§ **What is being asked**
Would you write out the entries below, every one of them, exactly?

START Data supplied

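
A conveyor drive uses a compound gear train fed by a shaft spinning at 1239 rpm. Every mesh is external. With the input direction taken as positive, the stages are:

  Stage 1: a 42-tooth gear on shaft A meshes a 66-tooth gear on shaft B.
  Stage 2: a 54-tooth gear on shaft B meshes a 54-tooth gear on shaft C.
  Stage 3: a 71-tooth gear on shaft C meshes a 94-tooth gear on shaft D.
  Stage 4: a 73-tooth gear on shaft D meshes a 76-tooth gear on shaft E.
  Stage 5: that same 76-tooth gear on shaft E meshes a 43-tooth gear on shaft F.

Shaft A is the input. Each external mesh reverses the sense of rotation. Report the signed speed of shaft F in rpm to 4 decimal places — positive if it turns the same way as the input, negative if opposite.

-1011.0242 rpm (opposite to input, |ω| = 1011.0242 rpm)

Stage 1 [42T→66T]: ω = 1239.0000×42/66 = 788.4545 rpm, dir flips to −; running = −788.4545
Stage 2 [54T→54T]: ω = 788.4545×54/54 = 788.4545 rpm, dir flips to +; running = +788.4545
Stage 3 [71T→94T]: ω = 788.4545×71/94 = 595.5348 rpm, dir flips to −; running = −595.5348
Stage 4 [73T→76T]: ω = 595.5348×73/76 = 572.0269 rpm, dir flips to +; running = +572.0269
Stage 5 [76T→43T]: ω = 572.0269×76/43 = 1011.0242 rpm, dir flips to −; running = −1011.0242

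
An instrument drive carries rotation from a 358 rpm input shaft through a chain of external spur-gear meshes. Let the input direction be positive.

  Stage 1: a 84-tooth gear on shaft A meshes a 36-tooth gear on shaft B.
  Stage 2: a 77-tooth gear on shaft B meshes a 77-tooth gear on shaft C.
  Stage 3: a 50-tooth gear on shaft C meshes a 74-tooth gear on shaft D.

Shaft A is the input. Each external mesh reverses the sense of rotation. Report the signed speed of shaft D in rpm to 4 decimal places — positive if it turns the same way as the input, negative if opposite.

-564.4144 rpm (opposite to input, |ω| = 564.4144 rpm)

Stage 1 [84T→36T]: ω = 358.0000×84/36 = 835.3333 rpm, dir flips to −; running = −835.3333
Stage 2 [77T→77T]: ω = 835.3333×77/77 = 835.3333 rpm, dir flips to +; running = +835.3333
Stage 3 [50T→74T]: ω = 835.3333×50/74 = 564.4144 rpm, dir flips to −; running = −564.4144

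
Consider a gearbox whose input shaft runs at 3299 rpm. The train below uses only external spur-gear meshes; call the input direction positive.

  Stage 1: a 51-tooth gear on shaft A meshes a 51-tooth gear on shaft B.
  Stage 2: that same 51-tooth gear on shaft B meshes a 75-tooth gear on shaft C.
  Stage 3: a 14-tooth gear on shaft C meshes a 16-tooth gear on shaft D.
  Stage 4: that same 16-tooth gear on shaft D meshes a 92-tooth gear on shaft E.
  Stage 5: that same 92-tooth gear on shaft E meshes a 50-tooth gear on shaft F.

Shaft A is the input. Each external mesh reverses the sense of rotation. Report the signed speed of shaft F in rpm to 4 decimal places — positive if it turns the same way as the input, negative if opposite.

Stage 1 [51T→51T]: ω = 3299.0000×51/51 = 3299.0000 rpm, dir flips to −; running = −3299.0000
Stage 2 [51T→75T]: ω = 3299.0000×51/75 = 2243.3200 rpm, dir flips to +; running = +2243.3200
Stage 3 [14T→16T]: ω = 2243.3200×14/16 = 1962.9050 rpm, dir flips to −; running = −1962.9050
Stage 4 [16T→92T]: ω = 1962.9050×16/92 = 341.3748 rpm, dir flips to +; running = +341.3748
Stage 5 [92T→50T]: ω = 341.3748×92/50 = 628.1296 rpm, dir flips to −; running = −628.1296

-628.1296 rpm (opposite to input, |ω| = 628.1296 rpm)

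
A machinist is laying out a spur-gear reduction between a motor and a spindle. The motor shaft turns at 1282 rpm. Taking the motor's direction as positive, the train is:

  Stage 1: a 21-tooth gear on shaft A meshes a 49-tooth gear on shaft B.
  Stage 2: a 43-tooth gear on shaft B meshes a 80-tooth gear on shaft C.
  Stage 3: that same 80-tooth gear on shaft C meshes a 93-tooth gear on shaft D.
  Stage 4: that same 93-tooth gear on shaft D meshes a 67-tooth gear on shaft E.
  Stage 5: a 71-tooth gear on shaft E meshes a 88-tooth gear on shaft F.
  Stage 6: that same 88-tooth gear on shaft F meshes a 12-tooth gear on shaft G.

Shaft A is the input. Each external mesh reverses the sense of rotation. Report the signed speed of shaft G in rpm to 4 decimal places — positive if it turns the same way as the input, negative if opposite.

+2086.3252 rpm (same as input, |ω| = 2086.3252 rpm)

Stage 1 [21T→49T]: ω = 1282.0000×21/49 = 549.4286 rpm, dir flips to −; running = −549.4286
Stage 2 [43T→80T]: ω = 549.4286×43/80 = 295.3179 rpm, dir flips to +; running = +295.3179
Stage 3 [80T→93T]: ω = 295.3179×80/93 = 254.0369 rpm, dir flips to −; running = −254.0369
Stage 4 [93T→67T]: ω = 254.0369×93/67 = 352.6183 rpm, dir flips to +; running = +352.6183
Stage 5 [71T→88T]: ω = 352.6183×71/88 = 284.4989 rpm, dir flips to −; running = −284.4989
Stage 6 [88T→12T]: ω = 284.4989×88/12 = 2086.3252 rpm, dir flips to +; running = +2086.3252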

END Data supplied

§ **Response area**
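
A conveyor drive uses a compound gear train fed by a shaft spinning at 1239 rpm. Every mesh is external. With the input direction taken as positive, the stages are:

  Stage 1: a 42-tooth gear on shaft A meshes a 66-tooth gear on shaft B.
  Stage 2: a 54-tooth gear on shaft B meshes a 54-tooth gear on shaft C.
  Stage 3: a 71-tooth gear on shaft C meshes a 94-tooth gear on shaft D.
  Stage 4: a 73-tooth gear on shaft D meshes a 76-tooth gear on shaft E.
  Stage 5: that same 76-tooth gear on shaft E meshes a 43-tooth gear on shaft F.

Shaft A is the input. Each external mesh reverses the sense of rotation. Report the signed speed of shaft F in rpm to 4 decimal places — positive if it turns the same way as the input, negative if opposite.

-1011.0242 rpm (opposite to input, |ω| = 1011.0242 rpm)

Stage 1 [42T→66T]: ω = 1239.0000×42/66 = 788.4545 rpm, dir flips to −; running = −788.4545
Stage 2 [54T→54T]: ω = 788.4545×54/54 = 788.4545 rpm, dir flips to +; running = +788.4545
Stage 3 [71T→94T]: ω = 788.4545×71/94 = 595.5348 rpm, dir flips to −; running = −595.5348
Stage 4 [73T→76T]: ω = 595.5348×73/76 = 572.0269 rpm, dir flips to +; running = +572.0269
Stage 5 [76T→43T]: ω = 572.0269×76/43 = 1011.0242 rpm, dir flips to −; running = −1011.0242

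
An instrument drive carries rotation from a 358 rpm input shaft through a chain of external spur-gear meshes. Let the input direction be positive.

  Stage 1: a 84-tooth gear on shaft A meshes a 36-tooth gear on shaft B.
  Stage 2: a 77-tooth gear on shaft B meshes a 77-tooth gear on shaft C.
  Stage 3: a 50-tooth gear on shaft C meshes a 74-tooth gear on shaft D.

Shaft A is the input. Each external mesh reverses the sense of rotation. Report the signed speed of shaft D in rpm to 4 decimal places — positive if it turns the same way as the input, negative if opposite.

-564.4144 rpm (opposite to input, |ω| = 564.4144 rpm)

Stage 1 [84T→36T]: ω = 358.0000×84/36 = 835.3333 rpm, dir flips to −; running = −835.3333
Stage 2 [77T→77T]: ω = 835.3333×77/77 = 835.3333 rpm, dir flips to +; running = +835.3333
Stage 3 [50T→74T]: ω = 835.3333×50/74 = 564.4144 rpm, dir flips to −; running = −564.4144

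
Consider a gearbox whose input shaft runs at 3299 rpm. The train below uses only external spur-gear meshes; call the input direction positive.

  Stage 1: a 51-tooth gear on shaft A meshes a 51-tooth gear on shaft B.
  Stage 2: that same 51-tooth gear on shaft B meshes a 75-tooth gear on shaft C.
  Stage 3: a 14-tooth gear on shaft C meshes a 16-tooth gear on shaft D.
  Stage 4: that same 16-tooth gear on shaft D meshes a 92-tooth gear on shaft E.
  Stage 5: that same 92-tooth gear on shaft E meshes a 50-tooth gear on shaft F.

Shaft A is the input. Each external mesh reverses the sense of rotation. Report the signed speed of shaft F in rpm to 4 decimal places — positive if it turns the same way as the input, negative if opposite.

Stage 1 [51T→51T]: ω = 3299.0000×51/51 = 3299.0000 rpm, dir flips to −; running = −3299.0000
Stage 2 [51T→75T]: ω = 3299.0000×51/75 = 2243.3200 rpm, dir flips to +; running = +2243.3200
Stage 3 [14T→16T]: ω = 2243.3200×14/16 = 1962.9050 rpm, dir flips to −; running = −1962.9050
Stage 4 [16T→92T]: ω = 1962.9050×16/92 = 341.3748 rpm, dir flips to +; running = +341.3748
Stage 5 [92T→50T]: ω = 341.3748×92/50 = 628.1296 rpm, dir flips to −; running = −628.1296

-628.1296 rpm (opposite to input, |ω| = 628.1296 rpm)

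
A machinist is laying out a spur-gear reduction between a motor and a spindle. The motor shaft turns at 1282 rpm. Taking the motor's direction as positive, the train is:

  Stage 1: a 21-tooth gear on shaft A meshes a 49-tooth gear on shaft B.
  Stage 2: a 43-tooth gear on shaft B meshes a 80-tooth gear on shaft C.
  Stage 3: that same 80-tooth gear on shaft C meshes a 93-tooth gear on shaft D.
  Stage 4: that same 93-tooth gear on shaft D meshes a 67-tooth gear on shaft E.
  Stage 5: a 71-tooth gear on shaft E meshes a 88-tooth gear on shaft F.
  Stage 6: that same 88-tooth gear on shaft F meshes a 12-tooth gear on shaft G.

Shaft A is the input. Each external mesh reverses the sense of rotation. Report the signed speed of shaft G in rpm to 4 decimal places — positive if it turns the same way as the input, negative if opposite.

+2086.3252 rpm (same as input, |ω| = 2086.3252 rpm)

Stage 1 [21T→49T]: ω = 1282.0000×21/49 = 549.4286 rpm, dir flips to −; running = −549.4286
Stage 2 [43T→80T]: ω = 549.4286×43/80 = 295.3179 rpm, dir flips to +; running = +295.3179
Stage 3 [80T→93T]: ω = 295.3179×80/93 = 254.0369 rpm, dir flips to −; running = −254.0369
Stage 4 [93T→67T]: ω = 254.0369×93/67 = 352.6183 rpm, dir flips to +; running = +352.6183
Stage 5 [71T→88T]: ω = 352.6183×71/88 = 284.4989 rpm, dir flips to −; running = −284.4989
Stage 6 [88T→12T]: ω = 284.4989×88/12 = 2086.3252 rpm, dir flips to +; running = +2086.3252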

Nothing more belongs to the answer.